→ **Exercise description**: Repeat the entries exactly, keeping every line as it is.

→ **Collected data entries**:
=-=-=-=-=
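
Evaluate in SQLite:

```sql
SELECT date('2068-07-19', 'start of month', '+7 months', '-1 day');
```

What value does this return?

2069-01-31

`start of month` rewinds 2068-07-19 to 2068-07-01.
Adding +7 months to 2068-07-01 gives 2069-02-01.
Going back 1 day from 2069-02-01 reaches 2069-01-31 (last day of January, 31 days).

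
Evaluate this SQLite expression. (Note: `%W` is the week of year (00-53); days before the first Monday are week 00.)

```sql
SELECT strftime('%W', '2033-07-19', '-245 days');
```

First apply '-245 days': 2033-07-19 → 2032-11-16.
2032-11-16 is a Tuesday. SQLite's %W counts Mondays since the year started; the result is 46.

46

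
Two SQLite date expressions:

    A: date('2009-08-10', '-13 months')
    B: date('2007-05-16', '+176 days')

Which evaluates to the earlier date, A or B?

B

A = 2008-07-10.
B = 2007-11-08.
B is earlier.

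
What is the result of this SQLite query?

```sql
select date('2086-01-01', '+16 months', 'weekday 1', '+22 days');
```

2087-05-27

Adding +16 months to 2086-01-01 gives 2087-05-01.
`weekday 1` advances to the next Monday; 2087-05-01 is a Thursday, so it moves forward to 2087-05-05.
Advancing 22 more days within May lands on 2087-05-27.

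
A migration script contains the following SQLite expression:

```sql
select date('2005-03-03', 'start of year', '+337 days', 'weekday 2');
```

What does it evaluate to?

`start of year` rewinds 2005-03-03 to 2005-01-01.
Applying '+337 days' to 2005-01-01: counting 337 days forward gives 2005-12-04.
`weekday 2` advances to the next Tuesday; 2005-12-04 is a Sunday, so it moves forward to 2005-12-06.

2005-12-06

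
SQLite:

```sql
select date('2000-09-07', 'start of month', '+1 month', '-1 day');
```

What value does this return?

2000-09-30

`start of month` rewinds 2000-09-07 to 2000-09-01.
Adding +1 month to 2000-09-01 gives 2000-10-01.
Going back 1 day from 2000-10-01 reaches 2000-09-30 (last day of September, 30 days).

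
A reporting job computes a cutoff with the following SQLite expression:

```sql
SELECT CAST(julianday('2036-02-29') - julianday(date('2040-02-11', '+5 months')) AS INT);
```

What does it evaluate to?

-1594

Adding +5 months to 2040-02-11 gives 2040-07-11.
0 days remain in February 2036 after the 29th (29 − 29).
Full months from March 2036 through June 2040 contribute their day counts.
Then 11 days into July 2040.
Total: 0 + 31 + 30 + 31 + 30 + 31 + 31 + 30 + 31 + 30 + 31 + 31 + 28 + 31 + 30 + 31 + 30 + 31 + 31 + 30 + 31 + 30 + 31 + 31 + 28 + 31 + 30 + 31 + 30 + 31 + 31 + 30 + 31 + 30 + 31 + 31 + 28 + 31 + 30 + 31 + 30 + 31 + 31 + 30 + 31 + 30 + 31 + 31 + 29 + 31 + 30 + 31 + 30 + 11 = 1594.
The subtraction is earlier − later, so the result is −1594 → -1594.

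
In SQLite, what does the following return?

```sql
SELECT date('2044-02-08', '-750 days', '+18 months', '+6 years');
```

Applying '-750 days' to 2044-02-08: counting 750 days back gives 2042-01-19.
Adding +18 months to 2042-01-19 gives 2043-07-19.
Adding +6 years to 2043-07-19 gives 2049-07-19.

2049-07-19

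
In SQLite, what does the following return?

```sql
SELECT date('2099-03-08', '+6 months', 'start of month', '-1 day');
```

Adding +6 months to 2099-03-08 gives 2099-09-08.
`start of month` rewinds 2099-09-08 to 2099-09-01.
Going back 1 day from 2099-09-01 reaches 2099-08-31 (last day of August, 31 days).

2099-08-31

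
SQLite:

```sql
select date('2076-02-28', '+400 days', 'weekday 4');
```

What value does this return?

2077-04-08

Applying '+400 days' to 2076-02-28: counting 400 days forward gives 2077-04-03.
`weekday 4` advances to the next Thursday; 2077-04-03 is a Saturday, so it moves forward to 2077-04-08.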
=-=-=-=-=
→ **Response to the exercise**:
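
Evaluate in SQLite:

```sql
SELECT date('2068-07-19', 'start of month', '+7 months', '-1 day');
```

What value does this return?

2069-01-31

`start of month` rewinds 2068-07-19 to 2068-07-01.
Adding +7 months to 2068-07-01 gives 2069-02-01.
Going back 1 day from 2069-02-01 reaches 2069-01-31 (last day of January, 31 days).

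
Evaluate this SQLite expression. (Note: `%W` is the week of year (00-53); days before the first Monday are week 00.)

```sql
SELECT strftime('%W', '2033-07-19', '-245 days');
```

First apply '-245 days': 2033-07-19 → 2032-11-16.
2032-11-16 is a Tuesday. SQLite's %W counts Mondays since the year started; the result is 46.

46

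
Two SQLite date expressions:

    A: date('2009-08-10', '-13 months')
    B: date('2007-05-16', '+176 days')

Which evaluates to the earlier date, A or B?

B

A = 2008-07-10.
B = 2007-11-08.
B is earlier.

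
What is the result of this SQLite query?

```sql
select date('2086-01-01', '+16 months', 'weekday 1', '+22 days');
```

2087-05-27

Adding +16 months to 2086-01-01 gives 2087-05-01.
`weekday 1` advances to the next Monday; 2087-05-01 is a Thursday, so it moves forward to 2087-05-05.
Advancing 22 more days within May lands on 2087-05-27.

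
A migration script contains the following SQLite expression:

```sql
select date('2005-03-03', 'start of year', '+337 days', 'weekday 2');
```

What does it evaluate to?

`start of year` rewinds 2005-03-03 to 2005-01-01.
Applying '+337 days' to 2005-01-01: counting 337 days forward gives 2005-12-04.
`weekday 2` advances to the next Tuesday; 2005-12-04 is a Sunday, so it moves forward to 2005-12-06.

2005-12-06

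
SQLite:

```sql
select date('2000-09-07', 'start of month', '+1 month', '-1 day');
```

What value does this return?

2000-09-30

`start of month` rewinds 2000-09-07 to 2000-09-01.
Adding +1 month to 2000-09-01 gives 2000-10-01.
Going back 1 day from 2000-10-01 reaches 2000-09-30 (last day of September, 30 days).

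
A reporting job computes a cutoff with the following SQLite expression:

```sql
SELECT CAST(julianday('2036-02-29') - julianday(date('2040-02-11', '+5 months')) AS INT);
```

What does it evaluate to?

-1594

Adding +5 months to 2040-02-11 gives 2040-07-11.
0 days remain in February 2036 after the 29th (29 − 29).
Full months from March 2036 through June 2040 contribute their day counts.
Then 11 days into July 2040.
Total: 0 + 31 + 30 + 31 + 30 + 31 + 31 + 30 + 31 + 30 + 31 + 31 + 28 + 31 + 30 + 31 + 30 + 31 + 31 + 30 + 31 + 30 + 31 + 31 + 28 + 31 + 30 + 31 + 30 + 31 + 31 + 30 + 31 + 30 + 31 + 31 + 28 + 31 + 30 + 31 + 30 + 31 + 31 + 30 + 31 + 30 + 31 + 31 + 29 + 31 + 30 + 31 + 30 + 11 = 1594.
The subtraction is earlier − later, so the result is −1594 → -1594.

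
In SQLite, what does the following return?

```sql
SELECT date('2044-02-08', '-750 days', '+18 months', '+6 years');
```

Applying '-750 days' to 2044-02-08: counting 750 days back gives 2042-01-19.
Adding +18 months to 2042-01-19 gives 2043-07-19.
Adding +6 years to 2043-07-19 gives 2049-07-19.

2049-07-19

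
In SQLite, what does the following return?

```sql
SELECT date('2099-03-08', '+6 months', 'start of month', '-1 day');
```

Adding +6 months to 2099-03-08 gives 2099-09-08.
`start of month` rewinds 2099-09-08 to 2099-09-01.
Going back 1 day from 2099-09-01 reaches 2099-08-31 (last day of August, 31 days).

2099-08-31

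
SQLite:

```sql
select date('2076-02-28', '+400 days', 'weekday 4');
```

What value does this return?

2077-04-08

Applying '+400 days' to 2076-02-28: counting 400 days forward gives 2077-04-03.
`weekday 4` advances to the next Thursday; 2077-04-03 is a Saturday, so it moves forward to 2077-04-08.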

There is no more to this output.